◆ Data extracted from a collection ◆
■ ■ ■ ■ ■
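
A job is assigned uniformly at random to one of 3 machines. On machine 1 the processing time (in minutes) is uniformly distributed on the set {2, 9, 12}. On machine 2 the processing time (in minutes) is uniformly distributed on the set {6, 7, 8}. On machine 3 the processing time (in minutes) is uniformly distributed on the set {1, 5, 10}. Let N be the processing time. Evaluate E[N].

20/3

E[N | machine 1] = (2+9+12)/3 = 23/3.
E[N | machine 2] = (6+7+8)/3 = 7.
E[N | machine 3] = (1+5+10)/3 = 16/3.
E[N] = (1/3)·(23/3) + (1/3)·(7) + (1/3)·(16/3) = 20/3.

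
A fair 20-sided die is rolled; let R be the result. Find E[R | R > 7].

P(R > 7) = 13/20.
E[R | R > 7] = (91/10) / (13/20) = 14.

14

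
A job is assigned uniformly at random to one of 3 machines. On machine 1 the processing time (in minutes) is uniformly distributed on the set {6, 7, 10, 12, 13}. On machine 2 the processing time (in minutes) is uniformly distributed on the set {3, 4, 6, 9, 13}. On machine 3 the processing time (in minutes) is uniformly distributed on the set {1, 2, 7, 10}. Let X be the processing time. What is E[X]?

E[X | machine 1] = (6+7+10+12+13)/5 = 48/5.
E[X | machine 2] = (3+4+6+9+13)/5 = 7.
E[X | machine 3] = (1+2+7+10)/4 = 5.
By the law of total expectation,
E[X] = (1/3)·(48/5) + (1/3)·(7) + (1/3)·(5) = 36/5.

36/5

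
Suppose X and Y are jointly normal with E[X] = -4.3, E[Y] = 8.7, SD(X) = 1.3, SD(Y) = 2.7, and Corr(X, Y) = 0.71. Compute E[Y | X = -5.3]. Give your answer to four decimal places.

The regression of Y on X has slope ρ·σ_Y/σ_X and passes through (μ_X, μ_Y).
E[Y | X=-5.3] = 8.7 + (0.71)·(2.7/1.3)·(-5.3 − (-4.3)) = 8.7 + (1.4746)·(-1) = 7.2254.

7.2254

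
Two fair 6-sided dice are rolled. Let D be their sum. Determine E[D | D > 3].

244/33

P(D > 3) = 11/12.
E[D | D > 3] = (61/9) / (11/12) = 244/33.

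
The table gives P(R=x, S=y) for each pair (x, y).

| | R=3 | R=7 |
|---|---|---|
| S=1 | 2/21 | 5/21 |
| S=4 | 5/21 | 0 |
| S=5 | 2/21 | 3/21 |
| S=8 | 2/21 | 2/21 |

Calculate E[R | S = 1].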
■ ■ ■ ■ ■
◆ ASSIGNMENT ◆
All lines from the line containing "The table gives" through the last line of the data are to be repeated exactly; no other line belongs in the answer.

◆ ANSWER SECTION ◆
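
The table gives P(R=x, S=y) for each pair (x, y).

| | R=3 | R=7 |
|---|---|---|
| S=1 | 2/21 | 5/21 |
| S=4 | 5/21 | 0 |
| S=5 | 2/21 | 3/21 |
| S=8 | 2/21 | 2/21 |

Calculate E[R | S = 1].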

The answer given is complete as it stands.